Records to use:
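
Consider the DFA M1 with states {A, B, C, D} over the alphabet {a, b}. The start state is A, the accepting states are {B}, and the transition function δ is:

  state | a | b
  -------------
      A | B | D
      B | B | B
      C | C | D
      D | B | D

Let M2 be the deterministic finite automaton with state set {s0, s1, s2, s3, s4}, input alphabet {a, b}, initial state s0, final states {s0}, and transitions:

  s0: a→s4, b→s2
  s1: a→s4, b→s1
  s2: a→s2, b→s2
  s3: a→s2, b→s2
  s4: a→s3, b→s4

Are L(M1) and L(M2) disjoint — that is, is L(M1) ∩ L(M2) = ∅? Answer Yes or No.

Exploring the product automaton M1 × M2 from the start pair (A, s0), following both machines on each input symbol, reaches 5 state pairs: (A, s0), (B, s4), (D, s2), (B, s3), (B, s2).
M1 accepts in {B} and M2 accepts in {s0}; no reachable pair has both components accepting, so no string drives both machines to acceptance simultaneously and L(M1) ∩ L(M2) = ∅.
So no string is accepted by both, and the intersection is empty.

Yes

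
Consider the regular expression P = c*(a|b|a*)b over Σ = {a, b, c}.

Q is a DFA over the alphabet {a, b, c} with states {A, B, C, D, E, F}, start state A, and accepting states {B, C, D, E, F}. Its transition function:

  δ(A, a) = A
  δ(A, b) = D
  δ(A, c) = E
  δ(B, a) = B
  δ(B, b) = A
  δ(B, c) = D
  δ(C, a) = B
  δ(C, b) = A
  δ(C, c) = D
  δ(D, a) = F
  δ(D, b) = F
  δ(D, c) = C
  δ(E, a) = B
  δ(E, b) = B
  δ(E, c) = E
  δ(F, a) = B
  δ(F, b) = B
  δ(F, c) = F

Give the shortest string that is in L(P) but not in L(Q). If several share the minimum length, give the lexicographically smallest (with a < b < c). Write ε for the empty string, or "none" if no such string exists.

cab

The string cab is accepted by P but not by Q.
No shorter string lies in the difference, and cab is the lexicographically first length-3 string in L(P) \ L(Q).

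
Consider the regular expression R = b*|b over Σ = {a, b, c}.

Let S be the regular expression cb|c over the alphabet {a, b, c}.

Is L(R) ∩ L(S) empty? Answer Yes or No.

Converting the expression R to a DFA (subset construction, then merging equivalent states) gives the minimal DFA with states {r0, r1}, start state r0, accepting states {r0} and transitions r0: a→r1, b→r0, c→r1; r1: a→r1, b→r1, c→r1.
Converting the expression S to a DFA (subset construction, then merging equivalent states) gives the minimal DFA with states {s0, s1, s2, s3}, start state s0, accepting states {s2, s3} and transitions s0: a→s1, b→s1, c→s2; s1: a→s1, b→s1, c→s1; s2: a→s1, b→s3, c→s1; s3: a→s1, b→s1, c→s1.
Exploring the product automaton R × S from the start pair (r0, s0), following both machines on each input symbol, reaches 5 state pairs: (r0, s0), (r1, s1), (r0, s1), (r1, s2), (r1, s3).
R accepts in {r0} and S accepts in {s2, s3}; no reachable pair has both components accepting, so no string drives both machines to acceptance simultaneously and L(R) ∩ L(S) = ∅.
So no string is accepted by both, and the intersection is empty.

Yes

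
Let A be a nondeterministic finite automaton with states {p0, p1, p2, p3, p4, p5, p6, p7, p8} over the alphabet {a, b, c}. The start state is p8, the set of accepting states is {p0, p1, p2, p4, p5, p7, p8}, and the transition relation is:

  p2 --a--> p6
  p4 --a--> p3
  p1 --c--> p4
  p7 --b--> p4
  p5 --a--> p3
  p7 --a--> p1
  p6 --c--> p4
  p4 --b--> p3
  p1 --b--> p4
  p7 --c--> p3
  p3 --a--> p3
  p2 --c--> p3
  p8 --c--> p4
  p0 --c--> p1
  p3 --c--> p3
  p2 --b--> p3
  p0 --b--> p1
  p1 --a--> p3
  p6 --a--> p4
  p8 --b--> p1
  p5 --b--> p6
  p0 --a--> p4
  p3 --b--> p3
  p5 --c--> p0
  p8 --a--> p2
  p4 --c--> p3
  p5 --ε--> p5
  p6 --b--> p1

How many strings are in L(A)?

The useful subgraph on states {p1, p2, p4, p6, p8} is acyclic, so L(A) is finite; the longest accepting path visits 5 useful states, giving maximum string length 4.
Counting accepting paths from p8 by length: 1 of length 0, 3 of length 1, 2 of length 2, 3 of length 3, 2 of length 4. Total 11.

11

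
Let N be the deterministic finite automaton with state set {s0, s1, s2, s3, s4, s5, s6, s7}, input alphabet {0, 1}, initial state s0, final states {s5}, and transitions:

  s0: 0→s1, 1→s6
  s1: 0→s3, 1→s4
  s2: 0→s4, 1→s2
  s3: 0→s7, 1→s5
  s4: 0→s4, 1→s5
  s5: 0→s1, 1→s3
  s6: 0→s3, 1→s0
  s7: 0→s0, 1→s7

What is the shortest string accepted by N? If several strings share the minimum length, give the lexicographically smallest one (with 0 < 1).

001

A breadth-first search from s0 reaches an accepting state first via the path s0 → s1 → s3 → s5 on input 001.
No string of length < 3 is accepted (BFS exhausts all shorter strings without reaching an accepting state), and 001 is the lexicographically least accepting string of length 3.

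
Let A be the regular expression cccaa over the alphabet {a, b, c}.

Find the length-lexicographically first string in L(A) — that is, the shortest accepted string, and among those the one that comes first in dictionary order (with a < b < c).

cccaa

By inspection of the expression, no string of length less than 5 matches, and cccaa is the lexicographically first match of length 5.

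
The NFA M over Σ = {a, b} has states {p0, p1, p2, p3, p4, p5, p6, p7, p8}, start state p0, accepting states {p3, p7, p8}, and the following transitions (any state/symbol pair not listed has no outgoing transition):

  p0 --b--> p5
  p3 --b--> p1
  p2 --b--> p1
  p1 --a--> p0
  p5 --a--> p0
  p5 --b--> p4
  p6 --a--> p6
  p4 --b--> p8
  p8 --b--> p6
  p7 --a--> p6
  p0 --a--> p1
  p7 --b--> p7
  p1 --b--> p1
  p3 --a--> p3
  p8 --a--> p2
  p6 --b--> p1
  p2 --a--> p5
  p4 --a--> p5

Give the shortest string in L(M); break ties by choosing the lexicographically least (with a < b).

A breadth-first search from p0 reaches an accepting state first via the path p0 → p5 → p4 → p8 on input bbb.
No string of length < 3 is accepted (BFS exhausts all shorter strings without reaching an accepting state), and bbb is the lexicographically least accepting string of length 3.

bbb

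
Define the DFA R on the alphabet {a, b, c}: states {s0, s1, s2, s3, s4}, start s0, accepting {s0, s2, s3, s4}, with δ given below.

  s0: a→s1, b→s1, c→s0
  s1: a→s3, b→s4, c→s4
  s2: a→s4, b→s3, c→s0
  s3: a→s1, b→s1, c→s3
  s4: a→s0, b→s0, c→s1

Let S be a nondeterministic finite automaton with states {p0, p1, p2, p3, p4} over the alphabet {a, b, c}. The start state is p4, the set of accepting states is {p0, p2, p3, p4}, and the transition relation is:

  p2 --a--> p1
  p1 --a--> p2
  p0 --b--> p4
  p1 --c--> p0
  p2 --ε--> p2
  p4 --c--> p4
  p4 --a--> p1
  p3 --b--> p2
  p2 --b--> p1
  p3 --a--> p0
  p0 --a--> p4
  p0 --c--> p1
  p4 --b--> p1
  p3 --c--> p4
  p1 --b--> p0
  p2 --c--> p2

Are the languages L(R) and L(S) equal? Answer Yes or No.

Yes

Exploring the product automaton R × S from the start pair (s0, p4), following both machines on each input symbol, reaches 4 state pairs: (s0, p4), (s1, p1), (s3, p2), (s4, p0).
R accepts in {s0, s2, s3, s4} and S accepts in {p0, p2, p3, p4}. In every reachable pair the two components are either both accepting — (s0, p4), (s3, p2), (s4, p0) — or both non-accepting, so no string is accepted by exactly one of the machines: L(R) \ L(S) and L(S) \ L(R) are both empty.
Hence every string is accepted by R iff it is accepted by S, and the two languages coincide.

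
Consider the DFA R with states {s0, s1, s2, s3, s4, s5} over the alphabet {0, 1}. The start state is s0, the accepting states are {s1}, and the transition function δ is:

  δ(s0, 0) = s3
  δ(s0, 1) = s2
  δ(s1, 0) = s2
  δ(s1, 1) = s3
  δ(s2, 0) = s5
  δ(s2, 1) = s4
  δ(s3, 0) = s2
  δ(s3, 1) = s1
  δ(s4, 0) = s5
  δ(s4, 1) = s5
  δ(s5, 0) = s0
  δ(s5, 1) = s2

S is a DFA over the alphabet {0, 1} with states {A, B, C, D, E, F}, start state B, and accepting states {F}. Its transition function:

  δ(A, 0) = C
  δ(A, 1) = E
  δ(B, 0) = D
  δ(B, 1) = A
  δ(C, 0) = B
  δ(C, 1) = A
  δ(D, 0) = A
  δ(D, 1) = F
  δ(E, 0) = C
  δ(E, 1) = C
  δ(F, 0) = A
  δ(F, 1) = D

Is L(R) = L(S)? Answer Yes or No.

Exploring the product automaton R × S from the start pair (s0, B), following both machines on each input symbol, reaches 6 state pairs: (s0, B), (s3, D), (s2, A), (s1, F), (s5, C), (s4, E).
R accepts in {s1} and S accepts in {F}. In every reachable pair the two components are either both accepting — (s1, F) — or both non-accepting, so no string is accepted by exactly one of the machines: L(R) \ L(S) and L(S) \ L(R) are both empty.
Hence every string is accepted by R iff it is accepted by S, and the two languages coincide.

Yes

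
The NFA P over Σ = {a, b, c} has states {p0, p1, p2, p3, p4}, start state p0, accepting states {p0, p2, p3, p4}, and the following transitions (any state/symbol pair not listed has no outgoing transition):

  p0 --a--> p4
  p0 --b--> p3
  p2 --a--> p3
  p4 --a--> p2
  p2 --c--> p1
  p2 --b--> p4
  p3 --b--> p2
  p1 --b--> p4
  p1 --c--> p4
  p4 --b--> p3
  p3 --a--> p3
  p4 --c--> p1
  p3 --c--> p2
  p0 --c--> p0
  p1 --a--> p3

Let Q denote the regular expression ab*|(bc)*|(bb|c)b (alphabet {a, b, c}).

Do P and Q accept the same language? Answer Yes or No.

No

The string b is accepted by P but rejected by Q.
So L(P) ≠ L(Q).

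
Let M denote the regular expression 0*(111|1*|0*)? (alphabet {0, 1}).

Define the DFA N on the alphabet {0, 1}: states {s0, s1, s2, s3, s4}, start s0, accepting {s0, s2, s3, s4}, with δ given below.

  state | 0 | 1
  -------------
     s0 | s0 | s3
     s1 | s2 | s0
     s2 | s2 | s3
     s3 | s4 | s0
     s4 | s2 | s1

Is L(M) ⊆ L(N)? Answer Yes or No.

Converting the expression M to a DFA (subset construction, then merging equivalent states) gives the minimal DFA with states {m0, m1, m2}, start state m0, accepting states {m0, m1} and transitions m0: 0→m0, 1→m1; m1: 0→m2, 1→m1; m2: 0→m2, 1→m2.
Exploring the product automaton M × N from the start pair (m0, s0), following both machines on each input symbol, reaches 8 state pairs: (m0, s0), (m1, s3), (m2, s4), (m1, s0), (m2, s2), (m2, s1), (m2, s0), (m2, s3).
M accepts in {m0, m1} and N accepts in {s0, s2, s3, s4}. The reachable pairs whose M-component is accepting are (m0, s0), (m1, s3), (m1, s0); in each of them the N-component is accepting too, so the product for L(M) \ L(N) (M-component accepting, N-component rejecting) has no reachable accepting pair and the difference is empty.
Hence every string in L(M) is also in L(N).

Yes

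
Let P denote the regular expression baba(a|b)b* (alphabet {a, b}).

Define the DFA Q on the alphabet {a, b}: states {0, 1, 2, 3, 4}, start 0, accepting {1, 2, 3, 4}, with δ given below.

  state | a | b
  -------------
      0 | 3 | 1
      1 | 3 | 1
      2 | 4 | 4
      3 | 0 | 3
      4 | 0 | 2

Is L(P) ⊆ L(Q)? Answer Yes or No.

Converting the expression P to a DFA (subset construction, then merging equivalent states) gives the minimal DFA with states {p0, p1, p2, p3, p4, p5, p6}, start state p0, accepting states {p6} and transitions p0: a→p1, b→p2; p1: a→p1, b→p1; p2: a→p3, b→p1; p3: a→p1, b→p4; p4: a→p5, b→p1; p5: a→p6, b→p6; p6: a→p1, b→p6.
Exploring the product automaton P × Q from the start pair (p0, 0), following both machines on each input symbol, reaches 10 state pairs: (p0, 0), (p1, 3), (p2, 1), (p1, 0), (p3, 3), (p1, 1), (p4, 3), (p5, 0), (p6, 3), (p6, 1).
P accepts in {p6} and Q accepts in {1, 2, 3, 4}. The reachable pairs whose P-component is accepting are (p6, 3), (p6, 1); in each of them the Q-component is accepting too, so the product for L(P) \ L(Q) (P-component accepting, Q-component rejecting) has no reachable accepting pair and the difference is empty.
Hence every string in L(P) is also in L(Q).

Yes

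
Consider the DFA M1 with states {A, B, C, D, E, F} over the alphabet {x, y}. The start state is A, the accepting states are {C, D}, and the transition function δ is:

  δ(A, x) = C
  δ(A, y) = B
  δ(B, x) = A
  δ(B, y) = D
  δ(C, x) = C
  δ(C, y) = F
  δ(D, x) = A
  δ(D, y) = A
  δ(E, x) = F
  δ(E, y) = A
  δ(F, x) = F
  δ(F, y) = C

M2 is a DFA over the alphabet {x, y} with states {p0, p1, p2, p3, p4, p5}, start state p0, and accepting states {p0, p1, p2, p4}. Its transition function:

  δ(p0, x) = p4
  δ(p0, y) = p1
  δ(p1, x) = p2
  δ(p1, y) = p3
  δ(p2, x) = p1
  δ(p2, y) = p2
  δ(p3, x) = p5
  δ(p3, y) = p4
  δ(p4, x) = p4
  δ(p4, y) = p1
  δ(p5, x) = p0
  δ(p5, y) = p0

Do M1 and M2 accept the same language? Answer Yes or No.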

Brief: Everything above from the line with "p5 --ε--> p5" to the line with "s7: 0→s0, 1→s7", both included, must be repeated exactly, and nothing outside that range.

Answer space:
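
  p5 --ε--> p5
  p6 --b--> p1

How many strings are in L(A)?

The useful subgraph on states {p1, p2, p4, p6, p8} is acyclic, so L(A) is finite; the longest accepting path visits 5 useful states, giving maximum string length 4.
Counting accepting paths from p8 by length: 1 of length 0, 3 of length 1, 2 of length 2, 3 of length 3, 2 of length 4. Total 11.

11

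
Let N be the deterministic finite automaton with state set {s0, s1, s2, s3, s4, s5, s6, s7}, input alphabet {0, 1}, initial state s0, final states {s5}, and transitions:

  s0: 0→s1, 1→s6
  s1: 0→s3, 1→s4
  s2: 0→s4, 1→s2
  s3: 0→s7, 1→s5
  s4: 0→s4, 1→s5
  s5: 0→s1, 1→s3
  s6: 0→s3, 1→s0
  s7: 0→s0, 1→s7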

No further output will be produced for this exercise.